Exercise aim: The data that follows should be copied out exactly.

START Data extract

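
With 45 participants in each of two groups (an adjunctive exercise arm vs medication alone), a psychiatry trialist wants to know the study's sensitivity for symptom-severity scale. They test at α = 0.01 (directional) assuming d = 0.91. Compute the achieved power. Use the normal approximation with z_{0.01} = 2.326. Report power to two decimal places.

power ≈ 0.98

For two equal groups, power = Φ(d·√(n/2) − z_{α}).
d·√(n/2) = 0.91 × √(45/2) = 0.91 × 4.743 = 4.317.
z_β = 4.317 − 2.326 = 1.991.
Power = Φ(1.991) = 0.977.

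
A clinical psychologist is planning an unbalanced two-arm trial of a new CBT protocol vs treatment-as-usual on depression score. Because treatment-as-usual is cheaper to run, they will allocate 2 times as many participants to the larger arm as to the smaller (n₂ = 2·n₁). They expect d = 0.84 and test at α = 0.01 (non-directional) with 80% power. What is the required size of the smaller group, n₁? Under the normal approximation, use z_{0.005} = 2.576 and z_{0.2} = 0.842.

With allocation ratio k = n₂/n₁ = 2, Var(x̄₁−x̄₂) = σ²(1/n₁ + 1/(k·n₁)) = σ²·(k+1)/(k·n₁).
So n₁ = (1 + 1/k)·((z_{α/2} + z_β)/d)² = 1.500 × (3.418/0.84)².
n₁ = 1.500 × 16.56 = 24.8.
Round up: n₁ = 25, giving n₂ = 2 × 25 = 50.

n₁ = 25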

END Data extract

Written response:
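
With 45 participants in each of two groups (an adjunctive exercise arm vs medication alone), a psychiatry trialist wants to know the study's sensitivity for symptom-severity scale. They test at α = 0.01 (directional) assuming d = 0.91. Compute the achieved power. Use the normal approximation with z_{0.01} = 2.326. Report power to two decimal places.

power ≈ 0.98

For two equal groups, power = Φ(d·√(n/2) − z_{α}).
d·√(n/2) = 0.91 × √(45/2) = 0.91 × 4.743 = 4.317.
z_β = 4.317 − 2.326 = 1.991.
Power = Φ(1.991) = 0.977.

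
A clinical psychologist is planning an unbalanced two-arm trial of a new CBT protocol vs treatment-as-usual on depression score. Because treatment-as-usual is cheaper to run, they will allocate 2 times as many participants to the larger arm as to the smaller (n₂ = 2·n₁). They expect d = 0.84 and test at α = 0.01 (non-directional) with 80% power. What is the required size of the smaller group, n₁? Under the normal approximation, use z_{0.005} = 2.576 and z_{0.2} = 0.842.

With allocation ratio k = n₂/n₁ = 2, Var(x̄₁−x̄₂) = σ²(1/n₁ + 1/(k·n₁)) = σ²·(k+1)/(k·n₁).
So n₁ = (1 + 1/k)·((z_{α/2} + z_β)/d)² = 1.500 × (3.418/0.84)².
n₁ = 1.500 × 16.56 = 24.8.
Round up: n₁ = 25, giving n₂ = 2 × 25 = 50.

n₁ = 25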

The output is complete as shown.